Using the records below, please work out how many lines contain "Sbox"; answer with the number alone.

[RECORDS SHOWN]

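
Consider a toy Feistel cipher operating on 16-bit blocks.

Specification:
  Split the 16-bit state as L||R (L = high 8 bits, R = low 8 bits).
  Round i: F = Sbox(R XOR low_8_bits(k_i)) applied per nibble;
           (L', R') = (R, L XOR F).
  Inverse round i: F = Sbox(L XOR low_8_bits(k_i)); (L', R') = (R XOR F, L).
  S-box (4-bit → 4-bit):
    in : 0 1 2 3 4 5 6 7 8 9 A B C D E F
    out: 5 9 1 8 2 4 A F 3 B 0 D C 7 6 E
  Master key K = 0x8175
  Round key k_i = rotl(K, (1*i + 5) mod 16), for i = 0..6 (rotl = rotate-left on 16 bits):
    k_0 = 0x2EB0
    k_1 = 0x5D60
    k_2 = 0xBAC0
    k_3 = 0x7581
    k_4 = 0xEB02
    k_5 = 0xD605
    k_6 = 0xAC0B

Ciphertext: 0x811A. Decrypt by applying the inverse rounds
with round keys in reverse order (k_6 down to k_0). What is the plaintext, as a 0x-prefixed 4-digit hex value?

s_0 = ciphertext = 0x811A
s_1 = InvRound(s_0, k_6) = 0x2A81
s_2 = InvRound(s_1, k_5) = 0x9F2A
s_3 = InvRound(s_2, k_4) = 0x9D9F
s_4 = InvRound(s_3, k_3) = 0x039D
s_5 = InvRound(s_4, k_2) = 0x5503
s_6 = InvRound(s_5, k_1) = 0x8755
s_7 = InvRound(s_6, k_0) = 0xDA87

0xDA87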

[/RECORDS SHOWN]

▸ OUTPUT FOR THIS TASK
2